TASK TO CARRY OUT:
Every line of the data, first to last, must be written out unchanged.

Saved entries
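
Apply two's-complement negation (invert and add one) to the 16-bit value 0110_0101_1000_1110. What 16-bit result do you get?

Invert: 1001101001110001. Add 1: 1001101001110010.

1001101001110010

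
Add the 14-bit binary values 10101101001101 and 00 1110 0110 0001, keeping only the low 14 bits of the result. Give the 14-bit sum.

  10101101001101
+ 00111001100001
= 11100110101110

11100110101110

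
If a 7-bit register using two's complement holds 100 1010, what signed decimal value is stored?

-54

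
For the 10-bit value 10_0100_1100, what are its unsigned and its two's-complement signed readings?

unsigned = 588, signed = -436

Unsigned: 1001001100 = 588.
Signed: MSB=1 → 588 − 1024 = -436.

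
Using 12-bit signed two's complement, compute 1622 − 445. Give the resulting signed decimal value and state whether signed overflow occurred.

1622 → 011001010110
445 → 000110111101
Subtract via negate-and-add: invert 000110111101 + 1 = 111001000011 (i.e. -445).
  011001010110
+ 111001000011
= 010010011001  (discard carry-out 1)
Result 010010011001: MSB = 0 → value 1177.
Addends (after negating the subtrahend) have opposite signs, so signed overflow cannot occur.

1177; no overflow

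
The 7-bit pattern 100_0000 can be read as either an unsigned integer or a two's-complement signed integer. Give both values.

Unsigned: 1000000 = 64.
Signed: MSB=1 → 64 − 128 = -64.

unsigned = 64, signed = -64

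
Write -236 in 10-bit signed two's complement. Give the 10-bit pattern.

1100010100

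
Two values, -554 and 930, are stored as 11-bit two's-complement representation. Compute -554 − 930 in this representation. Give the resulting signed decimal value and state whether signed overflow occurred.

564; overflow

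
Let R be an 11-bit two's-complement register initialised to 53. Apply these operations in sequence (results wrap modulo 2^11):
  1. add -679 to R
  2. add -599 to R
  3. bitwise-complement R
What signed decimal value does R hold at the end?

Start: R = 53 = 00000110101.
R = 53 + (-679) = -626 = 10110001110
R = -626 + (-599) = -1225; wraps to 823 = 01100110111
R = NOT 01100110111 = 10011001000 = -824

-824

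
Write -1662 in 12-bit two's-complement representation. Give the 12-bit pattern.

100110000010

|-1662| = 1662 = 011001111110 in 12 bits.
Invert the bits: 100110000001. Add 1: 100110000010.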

FINISHED TASK:
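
Apply two's-complement negation (invert and add one) to the 16-bit value 0110_0101_1000_1110. What 16-bit result do you get?

Invert: 1001101001110001. Add 1: 1001101001110010.

1001101001110010

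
Add the 14-bit binary values 10101101001101 and 00 1110 0110 0001, keeping only the low 14 bits of the result. Give the 14-bit sum.

  10101101001101
+ 00111001100001
= 11100110101110

11100110101110

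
If a 7-bit register using two's complement holds 100 1010, what signed decimal value is stored?

-54

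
For the 10-bit value 10_0100_1100, what are its unsigned and its two's-complement signed readings?

unsigned = 588, signed = -436

Unsigned: 1001001100 = 588.
Signed: MSB=1 → 588 − 1024 = -436.

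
Using 12-bit signed two's complement, compute 1622 − 445. Give the resulting signed decimal value and state whether signed overflow occurred.

1622 → 011001010110
445 → 000110111101
Subtract via negate-and-add: invert 000110111101 + 1 = 111001000011 (i.e. -445).
  011001010110
+ 111001000011
= 010010011001  (discard carry-out 1)
Result 010010011001: MSB = 0 → value 1177.
Addends (after negating the subtrahend) have opposite signs, so signed overflow cannot occur.

1177; no overflow

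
The 7-bit pattern 100_0000 can be read as either an unsigned integer or a two's-complement signed integer. Give both values.

Unsigned: 1000000 = 64.
Signed: MSB=1 → 64 − 128 = -64.

unsigned = 64, signed = -64

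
Write -236 in 10-bit signed two's complement. Give the 10-bit pattern.

1100010100

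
Two values, -554 and 930, are stored as 11-bit two's-complement representation. Compute -554 − 930 in this representation. Give the resulting signed decimal value and state whether signed overflow occurred.

564; overflow

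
Let R be an 11-bit two's-complement register initialised to 53. Apply these operations in sequence (results wrap modulo 2^11):
  1. add -679 to R
  2. add -599 to R
  3. bitwise-complement R
What signed decimal value does R hold at the end?

Start: R = 53 = 00000110101.
R = 53 + (-679) = -626 = 10110001110
R = -626 + (-599) = -1225; wraps to 823 = 01100110111
R = NOT 01100110111 = 10011001000 = -824

-824

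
Write -1662 in 12-bit two's-complement representation. Give the 12-bit pattern.

100110000010

|-1662| = 1662 = 011001111110 in 12 bits.
Invert the bits: 100110000001. Add 1: 100110000010.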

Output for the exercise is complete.